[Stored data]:

#####

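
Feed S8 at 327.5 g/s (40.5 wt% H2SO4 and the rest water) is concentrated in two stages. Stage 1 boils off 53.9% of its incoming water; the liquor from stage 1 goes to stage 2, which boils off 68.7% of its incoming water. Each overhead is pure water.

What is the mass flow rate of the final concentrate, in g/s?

water in feed = 327.5×0.595 = 194.86 g/s.
After stage 1: water left = (1−0.539)×194.86 = 89.832; stream total = 222.47 g/s.
After stage 2: water left = (1−0.687)×89.832 = 28.117; final concentrate = 160.75 g/s.

160.8 g/s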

#####

[DIRECTIONS FOR THIS TASK]:
Give back all of the entries above, unchanged in every word.

[RESPONSE TO THE TASK]:
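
Feed S8 at 327.5 g/s (40.5 wt% H2SO4 and the rest water) is concentrated in two stages. Stage 1 boils off 53.9% of its incoming water; the liquor from stage 1 goes to stage 2, which boils off 68.7% of its incoming water. Each overhead is pure water.

What is the mass flow rate of the final concentrate, in g/s?

water in feed = 327.5×0.595 = 194.86 g/s.
After stage 1: water left = (1−0.539)×194.86 = 89.832; stream total = 222.47 g/s.
After stage 2: water left = (1−0.687)×89.832 = 28.117; final concentrate = 160.75 g/s.

160.8 g/s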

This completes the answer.